━━━━━ PROVIDED INFORMATION ━━━━━

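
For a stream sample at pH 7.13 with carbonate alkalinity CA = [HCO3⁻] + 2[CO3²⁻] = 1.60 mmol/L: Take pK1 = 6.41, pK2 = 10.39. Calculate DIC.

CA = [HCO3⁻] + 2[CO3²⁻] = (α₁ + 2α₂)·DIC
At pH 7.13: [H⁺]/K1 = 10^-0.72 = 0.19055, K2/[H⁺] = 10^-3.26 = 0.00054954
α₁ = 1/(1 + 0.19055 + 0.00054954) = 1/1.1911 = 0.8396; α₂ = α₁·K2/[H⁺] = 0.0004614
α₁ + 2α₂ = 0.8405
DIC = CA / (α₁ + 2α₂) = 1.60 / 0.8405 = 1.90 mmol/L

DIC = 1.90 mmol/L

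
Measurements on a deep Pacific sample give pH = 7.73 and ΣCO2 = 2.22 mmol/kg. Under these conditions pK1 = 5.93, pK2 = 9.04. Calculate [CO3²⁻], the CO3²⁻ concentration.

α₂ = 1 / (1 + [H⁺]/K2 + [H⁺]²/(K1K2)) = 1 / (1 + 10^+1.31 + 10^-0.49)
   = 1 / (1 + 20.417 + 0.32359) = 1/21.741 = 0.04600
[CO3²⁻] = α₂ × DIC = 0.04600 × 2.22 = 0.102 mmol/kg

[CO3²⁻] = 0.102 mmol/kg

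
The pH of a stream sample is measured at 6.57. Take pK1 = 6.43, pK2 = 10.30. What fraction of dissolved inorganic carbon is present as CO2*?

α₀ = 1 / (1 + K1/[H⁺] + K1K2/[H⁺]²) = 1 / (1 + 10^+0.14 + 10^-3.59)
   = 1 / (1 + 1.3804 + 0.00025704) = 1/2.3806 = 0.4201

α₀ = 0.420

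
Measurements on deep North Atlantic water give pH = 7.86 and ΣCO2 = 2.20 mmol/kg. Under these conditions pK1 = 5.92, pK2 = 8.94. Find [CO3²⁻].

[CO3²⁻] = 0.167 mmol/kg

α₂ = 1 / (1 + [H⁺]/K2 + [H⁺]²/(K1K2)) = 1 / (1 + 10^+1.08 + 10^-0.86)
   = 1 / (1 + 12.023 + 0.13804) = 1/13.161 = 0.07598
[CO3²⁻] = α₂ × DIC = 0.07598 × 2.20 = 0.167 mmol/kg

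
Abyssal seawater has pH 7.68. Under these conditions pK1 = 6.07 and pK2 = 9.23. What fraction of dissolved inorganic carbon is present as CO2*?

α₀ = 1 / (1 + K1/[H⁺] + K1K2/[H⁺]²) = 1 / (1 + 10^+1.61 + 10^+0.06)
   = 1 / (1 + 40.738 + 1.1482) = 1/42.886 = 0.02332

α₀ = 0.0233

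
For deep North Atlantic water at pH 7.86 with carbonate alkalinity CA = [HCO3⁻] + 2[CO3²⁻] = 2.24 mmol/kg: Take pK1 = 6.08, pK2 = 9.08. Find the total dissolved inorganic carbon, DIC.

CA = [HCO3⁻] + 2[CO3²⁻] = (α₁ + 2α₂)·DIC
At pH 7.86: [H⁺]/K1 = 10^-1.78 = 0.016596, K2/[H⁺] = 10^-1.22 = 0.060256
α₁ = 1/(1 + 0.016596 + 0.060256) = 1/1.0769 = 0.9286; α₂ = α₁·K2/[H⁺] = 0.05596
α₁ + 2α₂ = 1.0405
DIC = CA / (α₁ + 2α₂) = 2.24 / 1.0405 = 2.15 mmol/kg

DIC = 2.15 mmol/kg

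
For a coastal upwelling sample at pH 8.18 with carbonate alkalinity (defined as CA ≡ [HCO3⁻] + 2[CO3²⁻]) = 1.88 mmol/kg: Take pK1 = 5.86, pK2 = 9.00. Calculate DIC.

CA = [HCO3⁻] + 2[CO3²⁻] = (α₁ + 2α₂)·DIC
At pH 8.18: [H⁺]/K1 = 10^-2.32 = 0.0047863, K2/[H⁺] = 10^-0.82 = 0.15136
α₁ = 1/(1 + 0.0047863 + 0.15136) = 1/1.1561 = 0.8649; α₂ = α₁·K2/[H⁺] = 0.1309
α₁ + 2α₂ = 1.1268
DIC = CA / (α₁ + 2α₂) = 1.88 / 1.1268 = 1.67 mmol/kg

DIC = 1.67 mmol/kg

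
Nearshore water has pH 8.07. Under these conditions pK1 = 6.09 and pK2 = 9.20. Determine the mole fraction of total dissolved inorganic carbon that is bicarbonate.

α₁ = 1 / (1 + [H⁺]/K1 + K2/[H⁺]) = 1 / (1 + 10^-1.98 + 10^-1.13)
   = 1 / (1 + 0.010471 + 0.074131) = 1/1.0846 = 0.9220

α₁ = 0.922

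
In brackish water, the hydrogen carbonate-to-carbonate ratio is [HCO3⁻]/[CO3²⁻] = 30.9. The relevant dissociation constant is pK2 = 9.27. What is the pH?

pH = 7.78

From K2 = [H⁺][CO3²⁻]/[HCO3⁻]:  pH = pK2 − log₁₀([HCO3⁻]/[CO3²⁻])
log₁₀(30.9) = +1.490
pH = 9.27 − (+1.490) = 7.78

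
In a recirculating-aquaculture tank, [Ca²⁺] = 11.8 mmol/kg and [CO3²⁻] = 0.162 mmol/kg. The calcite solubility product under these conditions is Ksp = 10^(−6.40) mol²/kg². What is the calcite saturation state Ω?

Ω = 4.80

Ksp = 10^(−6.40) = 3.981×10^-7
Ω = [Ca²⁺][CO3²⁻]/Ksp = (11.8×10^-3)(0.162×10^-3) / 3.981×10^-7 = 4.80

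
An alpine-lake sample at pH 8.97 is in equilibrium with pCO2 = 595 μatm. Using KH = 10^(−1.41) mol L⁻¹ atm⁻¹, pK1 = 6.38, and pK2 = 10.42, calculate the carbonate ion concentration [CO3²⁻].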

━━━━━

Each entry must be reproduced verbatim.

- _RESULT_:
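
For a stream sample at pH 7.13 with carbonate alkalinity CA = [HCO3⁻] + 2[CO3²⁻] = 1.60 mmol/L: Take pK1 = 6.41, pK2 = 10.39. Calculate DIC.

CA = [HCO3⁻] + 2[CO3²⁻] = (α₁ + 2α₂)·DIC
At pH 7.13: [H⁺]/K1 = 10^-0.72 = 0.19055, K2/[H⁺] = 10^-3.26 = 0.00054954
α₁ = 1/(1 + 0.19055 + 0.00054954) = 1/1.1911 = 0.8396; α₂ = α₁·K2/[H⁺] = 0.0004614
α₁ + 2α₂ = 0.8405
DIC = CA / (α₁ + 2α₂) = 1.60 / 0.8405 = 1.90 mmol/L

DIC = 1.90 mmol/L

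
Measurements on a deep Pacific sample give pH = 7.73 and ΣCO2 = 2.22 mmol/kg. Under these conditions pK1 = 5.93, pK2 = 9.04. Calculate [CO3²⁻], the CO3²⁻ concentration.

α₂ = 1 / (1 + [H⁺]/K2 + [H⁺]²/(K1K2)) = 1 / (1 + 10^+1.31 + 10^-0.49)
   = 1 / (1 + 20.417 + 0.32359) = 1/21.741 = 0.04600
[CO3²⁻] = α₂ × DIC = 0.04600 × 2.22 = 0.102 mmol/kg

[CO3²⁻] = 0.102 mmol/kg

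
The pH of a stream sample is measured at 6.57. Take pK1 = 6.43, pK2 = 10.30. What fraction of dissolved inorganic carbon is present as CO2*?

α₀ = 1 / (1 + K1/[H⁺] + K1K2/[H⁺]²) = 1 / (1 + 10^+0.14 + 10^-3.59)
   = 1 / (1 + 1.3804 + 0.00025704) = 1/2.3806 = 0.4201

α₀ = 0.420

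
Measurements on deep North Atlantic water give pH = 7.86 and ΣCO2 = 2.20 mmol/kg. Under these conditions pK1 = 5.92, pK2 = 8.94. Find [CO3²⁻].

[CO3²⁻] = 0.167 mmol/kg

α₂ = 1 / (1 + [H⁺]/K2 + [H⁺]²/(K1K2)) = 1 / (1 + 10^+1.08 + 10^-0.86)
   = 1 / (1 + 12.023 + 0.13804) = 1/13.161 = 0.07598
[CO3²⁻] = α₂ × DIC = 0.07598 × 2.20 = 0.167 mmol/kg

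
Abyssal seawater has pH 7.68. Under these conditions pK1 = 6.07 and pK2 = 9.23. What fraction of dissolved inorganic carbon is present as CO2*?

α₀ = 1 / (1 + K1/[H⁺] + K1K2/[H⁺]²) = 1 / (1 + 10^+1.61 + 10^+0.06)
   = 1 / (1 + 40.738 + 1.1482) = 1/42.886 = 0.02332

α₀ = 0.0233

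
For deep North Atlantic water at pH 7.86 with carbonate alkalinity CA = [HCO3⁻] + 2[CO3²⁻] = 2.24 mmol/kg: Take pK1 = 6.08, pK2 = 9.08. Find the total dissolved inorganic carbon, DIC.

CA = [HCO3⁻] + 2[CO3²⁻] = (α₁ + 2α₂)·DIC
At pH 7.86: [H⁺]/K1 = 10^-1.78 = 0.016596, K2/[H⁺] = 10^-1.22 = 0.060256
α₁ = 1/(1 + 0.016596 + 0.060256) = 1/1.0769 = 0.9286; α₂ = α₁·K2/[H⁺] = 0.05596
α₁ + 2α₂ = 1.0405
DIC = CA / (α₁ + 2α₂) = 2.24 / 1.0405 = 2.15 mmol/kg

DIC = 2.15 mmol/kg

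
For a coastal upwelling sample at pH 8.18 with carbonate alkalinity (defined as CA ≡ [HCO3⁻] + 2[CO3²⁻]) = 1.88 mmol/kg: Take pK1 = 5.86, pK2 = 9.00. Calculate DIC.

CA = [HCO3⁻] + 2[CO3²⁻] = (α₁ + 2α₂)·DIC
At pH 8.18: [H⁺]/K1 = 10^-2.32 = 0.0047863, K2/[H⁺] = 10^-0.82 = 0.15136
α₁ = 1/(1 + 0.0047863 + 0.15136) = 1/1.1561 = 0.8649; α₂ = α₁·K2/[H⁺] = 0.1309
α₁ + 2α₂ = 1.1268
DIC = CA / (α₁ + 2α₂) = 1.88 / 1.1268 = 1.67 mmol/kg

DIC = 1.67 mmol/kg

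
Nearshore water has pH 8.07. Under these conditions pK1 = 6.09 and pK2 = 9.20. Determine the mole fraction of total dissolved inorganic carbon that is bicarbonate.

α₁ = 1 / (1 + [H⁺]/K1 + K2/[H⁺]) = 1 / (1 + 10^-1.98 + 10^-1.13)
   = 1 / (1 + 0.010471 + 0.074131) = 1/1.0846 = 0.9220

α₁ = 0.922

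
In brackish water, the hydrogen carbonate-to-carbonate ratio is [HCO3⁻]/[CO3²⁻] = 30.9. The relevant dissociation constant is pK2 = 9.27. What is the pH?

pH = 7.78

From K2 = [H⁺][CO3²⁻]/[HCO3⁻]:  pH = pK2 − log₁₀([HCO3⁻]/[CO3²⁻])
log₁₀(30.9) = +1.490
pH = 9.27 − (+1.490) = 7.78

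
In a recirculating-aquaculture tank, [Ca²⁺] = 11.8 mmol/kg and [CO3²⁻] = 0.162 mmol/kg. The calcite solubility product under these conditions is Ksp = 10^(−6.40) mol²/kg². What is the calcite saturation state Ω?

Ω = 4.80

Ksp = 10^(−6.40) = 3.981×10^-7
Ω = [Ca²⁺][CO3²⁻]/Ksp = (11.8×10^-3)(0.162×10^-3) / 3.981×10^-7 = 4.80

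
An alpine-lake sample at pH 8.97 is in equilibrium with pCO2 = 595 μatm. Using KH = 10^(−1.41) mol L⁻¹ atm⁻¹, pK1 = 6.38, and pK2 = 10.42, calculate the carbonate ion concentration [CO3²⁻].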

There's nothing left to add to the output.